_How to complete this task_. Below is some data. Retype exactly the lines starting at the one with "The data follow w" and ending at the one with "A sensor is calibrated against a set of reference inputs. The".

_Information shown_.
⟨

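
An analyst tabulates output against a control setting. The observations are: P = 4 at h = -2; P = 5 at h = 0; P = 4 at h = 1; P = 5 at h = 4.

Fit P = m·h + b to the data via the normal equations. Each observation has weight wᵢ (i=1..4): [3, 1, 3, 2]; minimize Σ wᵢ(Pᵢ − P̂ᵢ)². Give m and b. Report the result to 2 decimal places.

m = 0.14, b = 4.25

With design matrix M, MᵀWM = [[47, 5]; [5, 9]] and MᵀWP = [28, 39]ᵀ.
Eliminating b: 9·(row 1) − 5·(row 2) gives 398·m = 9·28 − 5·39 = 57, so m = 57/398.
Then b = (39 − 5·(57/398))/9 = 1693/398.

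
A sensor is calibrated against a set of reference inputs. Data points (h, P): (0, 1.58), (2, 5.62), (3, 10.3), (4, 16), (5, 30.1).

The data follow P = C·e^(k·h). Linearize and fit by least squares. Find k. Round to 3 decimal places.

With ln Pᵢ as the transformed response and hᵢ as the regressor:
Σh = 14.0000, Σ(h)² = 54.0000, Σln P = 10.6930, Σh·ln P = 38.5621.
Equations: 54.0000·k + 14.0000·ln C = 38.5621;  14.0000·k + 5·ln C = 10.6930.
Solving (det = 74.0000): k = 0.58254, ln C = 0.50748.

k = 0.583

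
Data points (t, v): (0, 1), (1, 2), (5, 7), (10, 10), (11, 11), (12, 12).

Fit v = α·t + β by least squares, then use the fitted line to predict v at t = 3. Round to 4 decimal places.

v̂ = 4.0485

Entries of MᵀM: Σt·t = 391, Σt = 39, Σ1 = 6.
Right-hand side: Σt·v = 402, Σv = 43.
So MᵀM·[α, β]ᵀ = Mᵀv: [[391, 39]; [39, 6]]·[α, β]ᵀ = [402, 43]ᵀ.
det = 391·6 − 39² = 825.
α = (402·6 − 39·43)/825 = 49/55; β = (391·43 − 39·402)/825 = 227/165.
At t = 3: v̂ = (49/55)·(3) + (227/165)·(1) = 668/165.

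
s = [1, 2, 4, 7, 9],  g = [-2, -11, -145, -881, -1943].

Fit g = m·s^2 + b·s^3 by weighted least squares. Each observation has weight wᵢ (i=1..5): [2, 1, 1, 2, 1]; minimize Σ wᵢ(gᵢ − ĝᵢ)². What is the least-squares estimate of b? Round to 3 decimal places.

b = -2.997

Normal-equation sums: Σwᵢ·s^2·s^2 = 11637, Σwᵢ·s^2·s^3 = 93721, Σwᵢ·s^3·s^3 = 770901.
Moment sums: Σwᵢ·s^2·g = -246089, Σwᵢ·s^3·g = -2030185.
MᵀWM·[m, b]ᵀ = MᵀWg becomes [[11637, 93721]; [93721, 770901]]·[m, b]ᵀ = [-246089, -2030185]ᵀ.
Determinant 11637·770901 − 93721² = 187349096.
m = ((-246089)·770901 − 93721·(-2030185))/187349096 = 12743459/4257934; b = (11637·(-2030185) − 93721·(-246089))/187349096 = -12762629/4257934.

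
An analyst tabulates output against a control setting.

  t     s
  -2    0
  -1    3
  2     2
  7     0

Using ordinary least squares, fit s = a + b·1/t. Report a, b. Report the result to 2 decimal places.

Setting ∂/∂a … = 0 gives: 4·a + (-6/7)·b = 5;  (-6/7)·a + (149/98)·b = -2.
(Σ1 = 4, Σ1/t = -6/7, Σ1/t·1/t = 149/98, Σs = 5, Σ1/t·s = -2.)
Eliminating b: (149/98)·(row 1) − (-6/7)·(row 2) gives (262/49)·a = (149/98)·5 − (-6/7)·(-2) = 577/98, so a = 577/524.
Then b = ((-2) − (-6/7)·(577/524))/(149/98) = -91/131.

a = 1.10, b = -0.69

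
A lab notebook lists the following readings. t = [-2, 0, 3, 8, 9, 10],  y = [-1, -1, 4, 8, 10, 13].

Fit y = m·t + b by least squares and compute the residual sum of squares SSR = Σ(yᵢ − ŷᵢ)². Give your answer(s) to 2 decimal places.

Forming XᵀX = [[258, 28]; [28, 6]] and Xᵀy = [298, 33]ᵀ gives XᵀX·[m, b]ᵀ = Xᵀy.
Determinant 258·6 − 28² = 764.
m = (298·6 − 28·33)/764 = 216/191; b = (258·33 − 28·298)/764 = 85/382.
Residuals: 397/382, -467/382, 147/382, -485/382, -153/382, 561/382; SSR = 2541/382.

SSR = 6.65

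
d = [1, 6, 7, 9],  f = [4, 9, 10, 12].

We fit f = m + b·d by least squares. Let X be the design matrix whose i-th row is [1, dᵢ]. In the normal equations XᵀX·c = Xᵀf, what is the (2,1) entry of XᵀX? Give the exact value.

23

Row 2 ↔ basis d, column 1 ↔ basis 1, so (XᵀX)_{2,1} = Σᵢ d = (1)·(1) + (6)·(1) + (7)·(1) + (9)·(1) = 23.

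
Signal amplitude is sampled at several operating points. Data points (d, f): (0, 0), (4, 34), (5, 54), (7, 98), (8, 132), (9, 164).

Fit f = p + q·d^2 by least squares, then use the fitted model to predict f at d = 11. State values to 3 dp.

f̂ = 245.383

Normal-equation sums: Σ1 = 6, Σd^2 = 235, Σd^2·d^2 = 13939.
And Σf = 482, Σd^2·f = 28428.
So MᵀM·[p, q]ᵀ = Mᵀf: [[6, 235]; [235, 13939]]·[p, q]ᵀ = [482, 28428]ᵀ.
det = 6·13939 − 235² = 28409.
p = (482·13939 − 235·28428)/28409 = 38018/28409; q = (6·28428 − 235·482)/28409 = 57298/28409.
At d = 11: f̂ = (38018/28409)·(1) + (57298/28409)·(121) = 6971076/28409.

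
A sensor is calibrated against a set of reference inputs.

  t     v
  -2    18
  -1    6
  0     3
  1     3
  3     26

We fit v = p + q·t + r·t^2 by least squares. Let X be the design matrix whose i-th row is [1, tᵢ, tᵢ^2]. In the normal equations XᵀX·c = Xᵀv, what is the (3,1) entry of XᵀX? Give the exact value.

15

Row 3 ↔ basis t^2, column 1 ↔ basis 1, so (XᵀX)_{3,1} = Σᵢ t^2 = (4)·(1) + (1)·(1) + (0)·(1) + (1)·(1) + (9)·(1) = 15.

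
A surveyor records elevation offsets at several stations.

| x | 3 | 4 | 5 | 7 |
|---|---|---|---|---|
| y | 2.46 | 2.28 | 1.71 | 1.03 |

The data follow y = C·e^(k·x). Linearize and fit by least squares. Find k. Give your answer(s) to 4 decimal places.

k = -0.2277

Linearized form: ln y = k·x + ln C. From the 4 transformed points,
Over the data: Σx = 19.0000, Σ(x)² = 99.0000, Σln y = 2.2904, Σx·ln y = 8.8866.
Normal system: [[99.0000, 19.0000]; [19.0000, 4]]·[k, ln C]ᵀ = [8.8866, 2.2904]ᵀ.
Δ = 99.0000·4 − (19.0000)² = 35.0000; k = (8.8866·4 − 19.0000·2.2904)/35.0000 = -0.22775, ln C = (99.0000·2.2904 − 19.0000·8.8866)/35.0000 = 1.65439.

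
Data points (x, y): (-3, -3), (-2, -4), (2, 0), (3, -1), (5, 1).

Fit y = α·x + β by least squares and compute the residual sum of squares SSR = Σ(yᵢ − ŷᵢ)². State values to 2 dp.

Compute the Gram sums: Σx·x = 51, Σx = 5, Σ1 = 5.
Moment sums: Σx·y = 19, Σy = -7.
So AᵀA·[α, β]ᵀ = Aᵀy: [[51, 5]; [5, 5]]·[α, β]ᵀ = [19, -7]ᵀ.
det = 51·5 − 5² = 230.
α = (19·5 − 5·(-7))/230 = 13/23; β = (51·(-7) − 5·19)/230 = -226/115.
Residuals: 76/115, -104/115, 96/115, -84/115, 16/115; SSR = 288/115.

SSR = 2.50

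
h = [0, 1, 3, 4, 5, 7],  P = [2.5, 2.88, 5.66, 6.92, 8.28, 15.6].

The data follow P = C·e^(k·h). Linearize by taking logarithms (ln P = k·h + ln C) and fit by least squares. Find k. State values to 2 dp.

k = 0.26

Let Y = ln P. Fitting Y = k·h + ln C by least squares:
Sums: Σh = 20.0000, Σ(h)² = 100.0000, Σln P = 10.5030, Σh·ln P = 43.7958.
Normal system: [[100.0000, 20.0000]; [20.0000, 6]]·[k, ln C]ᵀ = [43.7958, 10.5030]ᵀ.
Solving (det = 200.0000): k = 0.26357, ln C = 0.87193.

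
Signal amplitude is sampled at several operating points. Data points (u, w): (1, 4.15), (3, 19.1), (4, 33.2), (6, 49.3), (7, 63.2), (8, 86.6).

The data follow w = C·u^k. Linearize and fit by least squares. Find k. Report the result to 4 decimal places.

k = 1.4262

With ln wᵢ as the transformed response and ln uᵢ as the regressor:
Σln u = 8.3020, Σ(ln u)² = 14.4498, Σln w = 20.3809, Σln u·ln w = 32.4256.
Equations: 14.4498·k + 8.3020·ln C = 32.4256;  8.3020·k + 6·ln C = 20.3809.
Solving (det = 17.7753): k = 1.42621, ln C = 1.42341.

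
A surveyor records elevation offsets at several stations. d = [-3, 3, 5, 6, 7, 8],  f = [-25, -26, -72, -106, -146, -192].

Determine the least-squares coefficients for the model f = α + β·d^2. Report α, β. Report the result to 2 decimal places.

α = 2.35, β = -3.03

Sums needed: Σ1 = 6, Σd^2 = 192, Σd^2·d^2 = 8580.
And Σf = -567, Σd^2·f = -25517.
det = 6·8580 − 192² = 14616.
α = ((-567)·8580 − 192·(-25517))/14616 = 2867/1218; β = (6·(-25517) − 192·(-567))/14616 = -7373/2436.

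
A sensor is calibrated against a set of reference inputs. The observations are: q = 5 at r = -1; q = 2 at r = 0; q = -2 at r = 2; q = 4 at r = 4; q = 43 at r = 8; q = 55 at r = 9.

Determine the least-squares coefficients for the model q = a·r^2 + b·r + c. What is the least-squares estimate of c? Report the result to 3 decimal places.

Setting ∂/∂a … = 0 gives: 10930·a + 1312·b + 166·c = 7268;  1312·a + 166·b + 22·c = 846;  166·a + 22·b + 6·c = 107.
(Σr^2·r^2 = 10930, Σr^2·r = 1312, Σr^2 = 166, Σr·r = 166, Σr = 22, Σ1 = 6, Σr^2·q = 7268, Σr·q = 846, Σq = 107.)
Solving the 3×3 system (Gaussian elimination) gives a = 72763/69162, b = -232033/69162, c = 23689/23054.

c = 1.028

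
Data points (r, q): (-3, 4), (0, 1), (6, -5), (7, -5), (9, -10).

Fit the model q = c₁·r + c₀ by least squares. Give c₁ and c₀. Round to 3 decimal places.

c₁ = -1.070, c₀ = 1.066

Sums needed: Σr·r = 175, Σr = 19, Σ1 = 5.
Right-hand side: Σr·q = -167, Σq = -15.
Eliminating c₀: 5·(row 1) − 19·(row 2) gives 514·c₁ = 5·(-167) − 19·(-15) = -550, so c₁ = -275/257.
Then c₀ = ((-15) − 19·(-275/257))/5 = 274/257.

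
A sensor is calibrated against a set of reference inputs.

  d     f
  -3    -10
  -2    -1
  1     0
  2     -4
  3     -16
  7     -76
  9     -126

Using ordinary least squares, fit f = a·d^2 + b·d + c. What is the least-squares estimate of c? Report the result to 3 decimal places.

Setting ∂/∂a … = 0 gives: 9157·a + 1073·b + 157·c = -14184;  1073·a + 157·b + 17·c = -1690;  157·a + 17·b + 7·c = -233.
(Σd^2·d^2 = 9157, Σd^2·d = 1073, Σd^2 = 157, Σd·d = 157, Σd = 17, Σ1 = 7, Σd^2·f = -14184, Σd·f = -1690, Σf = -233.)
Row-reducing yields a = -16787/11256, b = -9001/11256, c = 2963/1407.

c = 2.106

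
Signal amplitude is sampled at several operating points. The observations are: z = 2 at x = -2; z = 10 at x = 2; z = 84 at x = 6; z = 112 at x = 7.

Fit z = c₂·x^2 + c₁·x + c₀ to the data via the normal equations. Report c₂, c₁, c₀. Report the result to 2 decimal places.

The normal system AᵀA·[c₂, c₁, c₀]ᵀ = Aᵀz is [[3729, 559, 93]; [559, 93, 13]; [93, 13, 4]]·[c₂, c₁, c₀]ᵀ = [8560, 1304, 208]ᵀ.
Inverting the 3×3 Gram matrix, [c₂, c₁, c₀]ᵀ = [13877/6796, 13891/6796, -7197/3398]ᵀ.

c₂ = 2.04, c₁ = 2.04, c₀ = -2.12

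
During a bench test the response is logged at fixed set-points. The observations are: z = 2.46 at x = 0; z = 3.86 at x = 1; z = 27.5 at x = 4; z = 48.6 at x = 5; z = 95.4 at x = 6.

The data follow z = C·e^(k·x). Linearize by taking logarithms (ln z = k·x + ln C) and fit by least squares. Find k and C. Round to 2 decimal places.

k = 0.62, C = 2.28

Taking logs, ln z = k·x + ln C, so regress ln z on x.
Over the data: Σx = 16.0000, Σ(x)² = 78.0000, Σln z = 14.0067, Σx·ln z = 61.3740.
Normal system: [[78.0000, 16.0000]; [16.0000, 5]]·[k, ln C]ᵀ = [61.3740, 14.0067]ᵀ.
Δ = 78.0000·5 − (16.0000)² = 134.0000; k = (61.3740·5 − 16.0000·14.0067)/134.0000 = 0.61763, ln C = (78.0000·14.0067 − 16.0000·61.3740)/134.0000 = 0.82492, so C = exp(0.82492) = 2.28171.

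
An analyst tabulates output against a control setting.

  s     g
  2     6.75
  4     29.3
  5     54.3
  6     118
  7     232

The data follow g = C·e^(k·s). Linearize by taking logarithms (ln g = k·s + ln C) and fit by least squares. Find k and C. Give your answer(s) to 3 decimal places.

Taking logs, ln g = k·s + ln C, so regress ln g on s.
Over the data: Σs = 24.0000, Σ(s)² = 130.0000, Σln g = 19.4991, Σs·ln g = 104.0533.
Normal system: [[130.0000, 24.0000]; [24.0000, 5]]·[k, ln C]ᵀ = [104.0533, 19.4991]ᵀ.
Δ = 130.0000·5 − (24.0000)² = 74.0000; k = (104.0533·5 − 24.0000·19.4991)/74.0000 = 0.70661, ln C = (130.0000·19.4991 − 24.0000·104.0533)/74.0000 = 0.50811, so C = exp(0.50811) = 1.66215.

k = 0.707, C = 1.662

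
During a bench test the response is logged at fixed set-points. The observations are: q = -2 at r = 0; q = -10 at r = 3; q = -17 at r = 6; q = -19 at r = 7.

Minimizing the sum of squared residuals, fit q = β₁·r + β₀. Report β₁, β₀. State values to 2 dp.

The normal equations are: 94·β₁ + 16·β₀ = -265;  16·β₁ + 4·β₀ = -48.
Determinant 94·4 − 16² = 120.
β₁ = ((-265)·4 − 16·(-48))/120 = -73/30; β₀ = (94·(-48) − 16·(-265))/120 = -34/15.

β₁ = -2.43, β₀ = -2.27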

⟩

_Solution to this exercise_.
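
The data follow w = C·u^k. Linearize and fit by least squares. Find k. Report the result to 4 decimal places.

k = 1.4262

With ln wᵢ as the transformed response and ln uᵢ as the regressor:
Σln u = 8.3020, Σ(ln u)² = 14.4498, Σln w = 20.3809, Σln u·ln w = 32.4256.
Equations: 14.4498·k + 8.3020·ln C = 32.4256;  8.3020·k + 6·ln C = 20.3809.
Solving (det = 17.7753): k = 1.42621, ln C = 1.42341.

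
A surveyor records elevation offsets at several stations. d = [-3, 3, 5, 6, 7, 8],  f = [-25, -26, -72, -106, -146, -192].

Determine the least-squares coefficients for the model f = α + β·d^2. Report α, β. Report the result to 2 decimal places.

α = 2.35, β = -3.03

Sums needed: Σ1 = 6, Σd^2 = 192, Σd^2·d^2 = 8580.
And Σf = -567, Σd^2·f = -25517.
det = 6·8580 − 192² = 14616.
α = ((-567)·8580 − 192·(-25517))/14616 = 2867/1218; β = (6·(-25517) − 192·(-567))/14616 = -7373/2436.

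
A sensor is calibrated against a set of reference inputs. The observations are: q = 5 at r = -1; q = 2 at r = 0; q = -2 at r = 2; q = 4 at r = 4; q = 43 at r = 8; q = 55 at r = 9.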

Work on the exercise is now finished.